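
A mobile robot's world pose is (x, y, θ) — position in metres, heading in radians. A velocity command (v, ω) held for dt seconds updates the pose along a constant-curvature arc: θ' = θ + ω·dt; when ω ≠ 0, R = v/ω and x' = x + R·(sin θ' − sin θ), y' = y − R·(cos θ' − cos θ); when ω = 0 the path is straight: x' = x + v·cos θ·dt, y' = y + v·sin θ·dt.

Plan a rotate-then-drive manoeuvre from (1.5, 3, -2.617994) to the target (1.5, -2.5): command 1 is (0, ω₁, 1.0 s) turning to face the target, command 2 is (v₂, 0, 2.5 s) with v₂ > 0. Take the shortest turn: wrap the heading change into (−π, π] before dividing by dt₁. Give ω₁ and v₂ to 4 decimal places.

heading to target = atan2(-2.5−3, 1.5−1.5) = -1.5708
Δθ = wrap(-1.5708 − -2.6180) = 1.0472; ω₁ = Δθ/dt₁ = 1.0472
distance = √((1.5−1.5)² + (-2.5−3)²) = 5.5000; v₂ = distance/dt₂ = 2.2000

ω₁ = 1.0472, v₂ = 2.2000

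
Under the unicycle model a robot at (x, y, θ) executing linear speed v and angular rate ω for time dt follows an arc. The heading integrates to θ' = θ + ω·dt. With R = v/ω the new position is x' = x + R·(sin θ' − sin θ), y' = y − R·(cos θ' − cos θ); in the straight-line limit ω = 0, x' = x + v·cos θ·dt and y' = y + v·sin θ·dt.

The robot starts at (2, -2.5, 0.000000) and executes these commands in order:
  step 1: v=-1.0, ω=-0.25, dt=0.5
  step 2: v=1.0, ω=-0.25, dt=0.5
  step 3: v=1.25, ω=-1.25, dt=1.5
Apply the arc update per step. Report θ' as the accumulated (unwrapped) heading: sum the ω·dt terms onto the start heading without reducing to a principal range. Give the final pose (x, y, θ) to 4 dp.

step 1: θ'=-0.1250 (R=4.0000) → pose (1.5013, -2.4688, -0.1250)
step 2: θ'=-0.2500 (R=-4.0000) → pose (1.9922, -2.5619, -0.2500)
step 3: θ'=-2.1250 (R=-1.0000) → pose (2.5951, -4.0571, -2.1250)

(2.5951, -4.0571, -2.1250)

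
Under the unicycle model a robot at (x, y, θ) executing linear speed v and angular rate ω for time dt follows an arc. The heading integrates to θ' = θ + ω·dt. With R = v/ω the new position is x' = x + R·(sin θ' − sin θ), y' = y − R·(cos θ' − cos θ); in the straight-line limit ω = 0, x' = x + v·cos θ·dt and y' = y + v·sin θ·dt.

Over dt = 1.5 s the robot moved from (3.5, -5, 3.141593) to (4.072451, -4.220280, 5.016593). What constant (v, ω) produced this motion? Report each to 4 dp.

Δθ = 5.016593 − 3.141593 = 1.875000
ω = Δθ/dt = 1.875000/1.5 = 1.2500
R = −Δy/(cos θ' − cos θ) = -0.6000
v = R·ω = -0.6000·1.2500 = -0.7500

v = -0.7500, ω = 1.2500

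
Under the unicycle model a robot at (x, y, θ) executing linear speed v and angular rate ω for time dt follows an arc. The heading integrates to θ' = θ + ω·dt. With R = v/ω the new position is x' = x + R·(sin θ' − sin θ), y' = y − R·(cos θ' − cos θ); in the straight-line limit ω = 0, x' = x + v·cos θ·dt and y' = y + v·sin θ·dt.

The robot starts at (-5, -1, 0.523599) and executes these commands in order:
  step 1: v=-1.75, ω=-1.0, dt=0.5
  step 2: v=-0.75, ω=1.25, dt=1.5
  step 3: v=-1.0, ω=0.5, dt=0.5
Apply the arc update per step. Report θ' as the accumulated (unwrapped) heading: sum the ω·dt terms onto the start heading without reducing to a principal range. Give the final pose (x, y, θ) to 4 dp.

(-6.1694, -2.4754, 2.1486)

step 1: θ'=0.0236 (R=1.7500) → pose (-5.8337, -1.2340, 0.0236)
step 2: θ'=1.8986 (R=-0.6000) → pose (-6.3876, -2.0270, 1.8986)
step 3: θ'=2.1486 (R=-2.0000) → pose (-6.1694, -2.4754, 2.1486)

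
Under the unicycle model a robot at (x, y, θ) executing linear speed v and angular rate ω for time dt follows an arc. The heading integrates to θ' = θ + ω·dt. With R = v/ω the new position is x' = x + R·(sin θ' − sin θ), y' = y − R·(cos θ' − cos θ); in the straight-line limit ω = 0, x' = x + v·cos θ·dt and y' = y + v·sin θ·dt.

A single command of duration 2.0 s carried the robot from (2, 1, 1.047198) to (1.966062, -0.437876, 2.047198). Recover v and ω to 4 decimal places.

v = -0.7500, ω = 0.5000

Δθ = 2.047198 − 1.047198 = 1.000000
ω = Δθ/dt = 1.000000/2.0 = 0.5000
R = −Δy/(cos θ' − cos θ) = -1.5000
v = R·ω = -1.5000·0.5000 = -0.7500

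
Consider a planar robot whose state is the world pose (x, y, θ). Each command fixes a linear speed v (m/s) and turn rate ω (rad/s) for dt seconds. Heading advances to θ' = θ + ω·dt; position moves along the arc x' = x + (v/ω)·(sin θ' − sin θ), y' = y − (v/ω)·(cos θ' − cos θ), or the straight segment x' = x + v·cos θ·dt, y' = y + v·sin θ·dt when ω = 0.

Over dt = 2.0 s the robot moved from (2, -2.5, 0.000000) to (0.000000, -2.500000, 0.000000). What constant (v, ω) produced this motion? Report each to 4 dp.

v = -1.0000, ω = 0.0000

Δθ = 0.000000 − 0.000000 = 0.000000
ω = Δθ/dt = 0.000000/2.0 = 0.0000
ω = 0 → v = (Δx·cos θ + Δy·sin θ)/dt = -1.0000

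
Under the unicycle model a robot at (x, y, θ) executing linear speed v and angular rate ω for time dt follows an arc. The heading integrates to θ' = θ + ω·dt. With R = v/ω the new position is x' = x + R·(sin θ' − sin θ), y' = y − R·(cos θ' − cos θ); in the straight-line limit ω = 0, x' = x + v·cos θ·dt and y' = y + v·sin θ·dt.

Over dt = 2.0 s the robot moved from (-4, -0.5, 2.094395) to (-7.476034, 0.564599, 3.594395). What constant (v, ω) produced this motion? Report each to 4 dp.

Δθ = 3.594395 − 2.094395 = 1.500000
ω = Δθ/dt = 1.500000/2.0 = 0.7500
R = Δx/(sin θ' − sin θ) = 2.6667
v = R·ω = 2.6667·0.7500 = 2.0000

v = 2.0000, ω = 0.7500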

--- --- ---

Could you return the complete listing, word for word?

Output of the exercise:
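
A mobile robot's world pose is (x, y, θ) — position in metres, heading in radians. A velocity command (v, ω) held for dt seconds updates the pose along a constant-curvature arc: θ' = θ + ω·dt; when ω ≠ 0, R = v/ω and x' = x + R·(sin θ' − sin θ), y' = y − R·(cos θ' − cos θ); when ω = 0 the path is straight: x' = x + v·cos θ·dt, y' = y + v·sin θ·dt.

Plan a rotate-then-drive manoeuvre from (1.5, 3, -2.617994) to the target (1.5, -2.5): command 1 is (0, ω₁, 1.0 s) turning to face the target, command 2 is (v₂, 0, 2.5 s) with v₂ > 0. Take the shortest turn: wrap the heading change into (−π, π] before dividing by dt₁. Give ω₁ and v₂ to 4 decimal places.

heading to target = atan2(-2.5−3, 1.5−1.5) = -1.5708
Δθ = wrap(-1.5708 − -2.6180) = 1.0472; ω₁ = Δθ/dt₁ = 1.0472
distance = √((1.5−1.5)² + (-2.5−3)²) = 5.5000; v₂ = distance/dt₂ = 2.2000

ω₁ = 1.0472, v₂ = 2.2000

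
Under the unicycle model a robot at (x, y, θ) executing linear speed v and angular rate ω for time dt follows an arc. The heading integrates to θ' = θ + ω·dt. With R = v/ω the new position is x' = x + R·(sin θ' − sin θ), y' = y − R·(cos θ' − cos θ); in the straight-line limit ω = 0, x' = x + v·cos θ·dt and y' = y + v·sin θ·dt.

The robot starts at (2, -2.5, 0.000000) and executes these commands in order:
  step 1: v=-1.0, ω=-0.25, dt=0.5
  step 2: v=1.0, ω=-0.25, dt=0.5
  step 3: v=1.25, ω=-1.25, dt=1.5
Apply the arc update per step. Report θ' as the accumulated (unwrapped) heading: sum the ω·dt terms onto the start heading without reducing to a principal range. Give the final pose (x, y, θ) to 4 dp.

step 1: θ'=-0.1250 (R=4.0000) → pose (1.5013, -2.4688, -0.1250)
step 2: θ'=-0.2500 (R=-4.0000) → pose (1.9922, -2.5619, -0.2500)
step 3: θ'=-2.1250 (R=-1.0000) → pose (2.5951, -4.0571, -2.1250)

(2.5951, -4.0571, -2.1250)

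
Under the unicycle model a robot at (x, y, θ) executing linear speed v and angular rate ω for time dt follows an arc. The heading integrates to θ' = θ + ω·dt. With R = v/ω the new position is x' = x + R·(sin θ' − sin θ), y' = y − R·(cos θ' − cos θ); in the straight-line limit ω = 0, x' = x + v·cos θ·dt and y' = y + v·sin θ·dt.

Over dt = 1.5 s the robot moved from (3.5, -5, 3.141593) to (4.072451, -4.220280, 5.016593). What constant (v, ω) produced this motion? Report each to 4 dp.

Δθ = 5.016593 − 3.141593 = 1.875000
ω = Δθ/dt = 1.875000/1.5 = 1.2500
R = −Δy/(cos θ' − cos θ) = -0.6000
v = R·ω = -0.6000·1.2500 = -0.7500

v = -0.7500, ω = 1.2500

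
Under the unicycle model a robot at (x, y, θ) executing linear speed v and angular rate ω for time dt follows an arc. The heading integrates to θ' = θ + ω·dt. With R = v/ω the new position is x' = x + R·(sin θ' − sin θ), y' = y − R·(cos θ' − cos θ); in the straight-line limit ω = 0, x' = x + v·cos θ·dt and y' = y + v·sin θ·dt.

The robot starts at (-5, -1, 0.523599) and executes these commands in order:
  step 1: v=-1.75, ω=-1.0, dt=0.5
  step 2: v=-0.75, ω=1.25, dt=1.5
  step 3: v=-1.0, ω=0.5, dt=0.5
Apply the arc update per step. Report θ' as the accumulated (unwrapped) heading: sum the ω·dt terms onto the start heading without reducing to a principal range. Give the final pose (x, y, θ) to 4 dp.

(-6.1694, -2.4754, 2.1486)

step 1: θ'=0.0236 (R=1.7500) → pose (-5.8337, -1.2340, 0.0236)
step 2: θ'=1.8986 (R=-0.6000) → pose (-6.3876, -2.0270, 1.8986)
step 3: θ'=2.1486 (R=-2.0000) → pose (-6.1694, -2.4754, 2.1486)

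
Under the unicycle model a robot at (x, y, θ) executing linear speed v and angular rate ω for time dt follows an arc. The heading integrates to θ' = θ + ω·dt. With R = v/ω the new position is x' = x + R·(sin θ' − sin θ), y' = y − R·(cos θ' − cos θ); in the straight-line limit ω = 0, x' = x + v·cos θ·dt and y' = y + v·sin θ·dt.

A single command of duration 2.0 s carried the robot from (2, 1, 1.047198) to (1.966062, -0.437876, 2.047198). Recover v and ω to 4 decimal places.

v = -0.7500, ω = 0.5000

Δθ = 2.047198 − 1.047198 = 1.000000
ω = Δθ/dt = 1.000000/2.0 = 0.5000
R = −Δy/(cos θ' − cos θ) = -1.5000
v = R·ω = -1.5000·0.5000 = -0.7500

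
Consider a planar robot whose state is the world pose (x, y, θ). Each command fixes a linear speed v (m/s) and turn rate ω (rad/s) for dt seconds. Heading advances to θ' = θ + ω·dt; position moves along the arc x' = x + (v/ω)·(sin θ' − sin θ), y' = y − (v/ω)·(cos θ' − cos θ), or the straight segment x' = x + v·cos θ·dt, y' = y + v·sin θ·dt when ω = 0.

Over dt = 2.0 s the robot moved from (2, -2.5, 0.000000) to (0.000000, -2.500000, 0.000000). What constant (v, ω) produced this motion? Report each to 4 dp.

v = -1.0000, ω = 0.0000

Δθ = 0.000000 − 0.000000 = 0.000000
ω = Δθ/dt = 0.000000/2.0 = 0.0000
ω = 0 → v = (Δx·cos θ + Δy·sin θ)/dt = -1.0000

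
Under the unicycle model a robot at (x, y, θ) executing linear speed v and angular rate ω for time dt follows an arc. The heading integrates to θ' = θ + ω·dt. With R = v/ω the new position is x' = x + R·(sin θ' − sin θ), y' = y − R·(cos θ' − cos θ); in the straight-line limit ω = 0, x' = x + v·cos θ·dt and y' = y + v·sin θ·dt.

Over dt = 2.0 s the robot moved from (-4, -0.5, 2.094395) to (-7.476034, 0.564599, 3.594395). What constant (v, ω) produced this motion? Report each to 4 dp.

Δθ = 3.594395 − 2.094395 = 1.500000
ω = Δθ/dt = 1.500000/2.0 = 0.7500
R = Δx/(sin θ' − sin θ) = 2.6667
v = R·ω = 2.6667·0.7500 = 2.0000

v = 2.0000, ω = 0.7500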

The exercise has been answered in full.